Transcribe every record exactly as it appears.

━━━━━ SOURCE MATERIAL

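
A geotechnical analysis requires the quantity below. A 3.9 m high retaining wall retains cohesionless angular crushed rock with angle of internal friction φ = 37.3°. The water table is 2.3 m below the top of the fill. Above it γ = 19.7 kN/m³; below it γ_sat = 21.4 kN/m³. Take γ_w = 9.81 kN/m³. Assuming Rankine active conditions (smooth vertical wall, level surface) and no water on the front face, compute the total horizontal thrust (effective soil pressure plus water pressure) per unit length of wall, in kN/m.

46.8 kN/m

K_a = tan²(45° − φ/2) = 0.2453.
γ' = 21.4 − 9.81 = 11.59 kN/m³. Depth below WT = 1.6 m.
σ'_h at WT = K_a γ d_w = 11.12 kPa; at base = 11.12 + K_a γ' × 1.6 = 15.67 kPa.
P₁ (0–2.3 m) = ½×11.12×2.3 = 12.78. P₂ (2.3–3.9 m) = ½(11.12+15.67)×1.6 = 21.43.
P_w = ½ γ_w h₂² = 0.5×9.81×1.6² = 12.56. Total = 12.78+21.43+12.56 = 46.77 kN/m.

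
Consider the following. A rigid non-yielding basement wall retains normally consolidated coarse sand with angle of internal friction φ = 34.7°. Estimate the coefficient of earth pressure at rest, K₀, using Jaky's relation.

0.431

K₀ = 1 − sin φ' = 1 − sin 34.7° = 0.4307.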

━━━━━━━━━━

◆ ANSWER TO THIS TASK ◆
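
A geotechnical analysis requires the quantity below. A 3.9 m high retaining wall retains cohesionless angular crushed rock with angle of internal friction φ = 37.3°. The water table is 2.3 m below the top of the fill. Above it γ = 19.7 kN/m³; below it γ_sat = 21.4 kN/m³. Take γ_w = 9.81 kN/m³. Assuming Rankine active conditions (smooth vertical wall, level surface) and no water on the front face, compute the total horizontal thrust (effective soil pressure plus water pressure) per unit length of wall, in kN/m.

46.8 kN/m

K_a = tan²(45° − φ/2) = 0.2453.
γ' = 21.4 − 9.81 = 11.59 kN/m³. Depth below WT = 1.6 m.
σ'_h at WT = K_a γ d_w = 11.12 kPa; at base = 11.12 + K_a γ' × 1.6 = 15.67 kPa.
P₁ (0–2.3 m) = ½×11.12×2.3 = 12.78. P₂ (2.3–3.9 m) = ½(11.12+15.67)×1.6 = 21.43.
P_w = ½ γ_w h₂² = 0.5×9.81×1.6² = 12.56. Total = 12.78+21.43+12.56 = 46.77 kN/m.

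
Consider the following. A rigid non-yielding basement wall retains normally consolidated coarse sand with angle of internal friction φ = 34.7°. Estimate the coefficient of earth pressure at rest, K₀, using Jaky's relation.

0.431

K₀ = 1 − sin φ' = 1 − sin 34.7° = 0.4307.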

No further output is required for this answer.